Print only the closing part of the entries. It starts at the line containing "Answer: -378" and includes the final line, exactly as written.

Collected data
++++++

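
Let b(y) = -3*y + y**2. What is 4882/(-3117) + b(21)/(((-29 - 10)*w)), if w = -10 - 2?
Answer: -61475/81042 ≈ -0.75856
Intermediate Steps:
w = -12
b(y) = y**2 - 3*y
4882/(-3117) + b(21)/(((-29 - 10)*w)) = 4882/(-3117) + (21*(-3 + 21))/(((-29 - 10)*(-12))) = 4882*(-1/3117) + (21*18)/((-39*(-12))) = -4882/3117 + 378/468 = -4882/3117 + 378*(1/468) = -4882/3117 + 21/26 = -61475/81042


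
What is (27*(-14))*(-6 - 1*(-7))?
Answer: -378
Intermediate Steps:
(27*(-14))*(-6 - 1*(-7)) = -378*(-6 + 7) = -378*1 = -378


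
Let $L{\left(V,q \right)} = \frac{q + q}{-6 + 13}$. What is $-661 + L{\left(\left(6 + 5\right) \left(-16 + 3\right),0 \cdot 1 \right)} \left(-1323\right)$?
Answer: $-661$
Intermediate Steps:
$L{\left(V,q \right)} = \frac{2 q}{7}$
$-661 + L{\left(\left(6 + 5\right) \left(-16 + 3\right),0 \cdot 1 \right)} \left(-1323\right) = -661 + \frac{2 \cdot 0 \cdot 1}{7} \left(-1323\right) = -661 + \frac{2}{7} \cdot 0 \left(-1323\right) = -661 + 0 \left(-1323\right) = -661 + 0 = -661$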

++++++

- **RESULT**
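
Answer: -378
Intermediate Steps:
(27*(-14))*(-6 - 1*(-7)) = -378*(-6 + 7) = -378*1 = -378


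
Let $L{\left(V,q \right)} = \frac{q + q}{-6 + 13}$. What is $-661 + L{\left(\left(6 + 5\right) \left(-16 + 3\right),0 \cdot 1 \right)} \left(-1323\right)$?
Answer: $-661$
Intermediate Steps:
$L{\left(V,q \right)} = \frac{2 q}{7}$
$-661 + L{\left(\left(6 + 5\right) \left(-16 + 3\right),0 \cdot 1 \right)} \left(-1323\right) = -661 + \frac{2 \cdot 0 \cdot 1}{7} \left(-1323\right) = -661 + \frac{2}{7} \cdot 0 \left(-1323\right) = -661 + 0 \left(-1323\right) = -661 + 0 = -661$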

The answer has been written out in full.